=== What the task asks ===
Repeat only the stretch of lines below that runs from the line with "Site 1: (16, 3)" through the line with "(8, 27), (7, 2), (21, 1), (40, 31), (31, 35)", unaltered.

---------- Source data

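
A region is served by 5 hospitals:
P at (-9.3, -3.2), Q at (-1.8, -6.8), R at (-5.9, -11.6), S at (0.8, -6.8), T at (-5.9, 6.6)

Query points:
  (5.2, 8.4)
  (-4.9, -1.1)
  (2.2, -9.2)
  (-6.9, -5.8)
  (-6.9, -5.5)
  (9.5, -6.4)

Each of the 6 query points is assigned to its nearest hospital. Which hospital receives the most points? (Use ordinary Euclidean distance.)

P

(5.2, 8.4) — d² to each: P:344.81, Q:280.04, R:523.21, S:250.4, T:126.45 → nearest is T
(-4.9, -1.1) — d² to each: P:23.77, Q:42.1, R:111.25, S:64.98, T:60.29 → nearest is P
(2.2, -9.2) — d² to each: P:168.25, Q:21.76, R:71.37, S:7.72, T:315.25 → nearest is S
(-6.9, -5.8) — d² to each: P:12.52, Q:27.01, R:34.64, S:60.29, T:154.76 → nearest is P
(-6.9, -5.5) — d² to each: P:11.05, Q:27.7, R:38.21, S:60.98, T:147.41 → nearest is P
(9.5, -6.4) — d² to each: P:363.68, Q:127.85, R:264.2, S:75.85, T:406.16 → nearest is S
Tally — P:3, S:2, T:1. P captures the most (3).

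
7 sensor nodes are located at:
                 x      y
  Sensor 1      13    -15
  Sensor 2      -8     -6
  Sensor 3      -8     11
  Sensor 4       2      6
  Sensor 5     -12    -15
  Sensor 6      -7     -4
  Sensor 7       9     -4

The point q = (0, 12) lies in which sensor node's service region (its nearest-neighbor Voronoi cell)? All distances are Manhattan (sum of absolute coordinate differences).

d(q, Sensor 1) = |0−13| + |12−(-15)| = 13 + 27 = 40
d(q, Sensor 2) = |0−(-8)| + |12−(-6)| = 8 + 18 = 26
d(q, Sensor 3) = |0−(-8)| + |12−11| = 8 + 1 = 9
d(q, Sensor 4) = |0−2| + |12−6| = 2 + 6 = 8
d(q, Sensor 5) = |0−(-12)| + |12−(-15)| = 12 + 27 = 39
d(q, Sensor 6) = |0−(-7)| + |12−(-4)| = 7 + 16 = 23
d(q, Sensor 7) = |0−9| + |12−(-4)| = 9 + 16 = 25
Sensor 4 is nearest.

Sensor 4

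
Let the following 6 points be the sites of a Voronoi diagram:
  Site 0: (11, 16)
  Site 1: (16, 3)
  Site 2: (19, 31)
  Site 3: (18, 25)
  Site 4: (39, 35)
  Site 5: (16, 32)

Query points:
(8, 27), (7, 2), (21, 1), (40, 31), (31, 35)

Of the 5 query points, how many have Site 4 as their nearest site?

(8, 27) — d² to each: Site 0:130, Site 1:640, Site 2:137, Site 3:104, Site 4:1025, Site 5:89 → nearest is Site 5
(7, 2) — d² to each: Site 0:212, Site 1:82, Site 2:985, Site 3:650, Site 4:2113, Site 5:981 → nearest is Site 1
(21, 1) — d² to each: Site 0:325, Site 1:29, Site 2:904, Site 3:585, Site 4:1480, Site 5:986 → nearest is Site 1
(40, 31) — d² to each: Site 0:1066, Site 1:1360, Site 2:441, Site 3:520, Site 4:17, Site 5:577 → nearest is Site 4
(31, 35) — d² to each: Site 0:761, Site 1:1249, Site 2:160, Site 3:269, Site 4:64, Site 5:234 → nearest is Site 4
2 of the 5 points have Site 4 as nearest.

2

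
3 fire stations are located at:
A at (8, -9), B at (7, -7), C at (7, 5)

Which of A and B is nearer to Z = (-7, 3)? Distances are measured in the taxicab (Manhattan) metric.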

--------------------

=== Solution to this exercise ===
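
  Site 1: (16, 3)
  Site 2: (19, 31)
  Site 3: (18, 25)
  Site 4: (39, 35)
  Site 5: (16, 32)

Query points:
(8, 27), (7, 2), (21, 1), (40, 31), (31, 35)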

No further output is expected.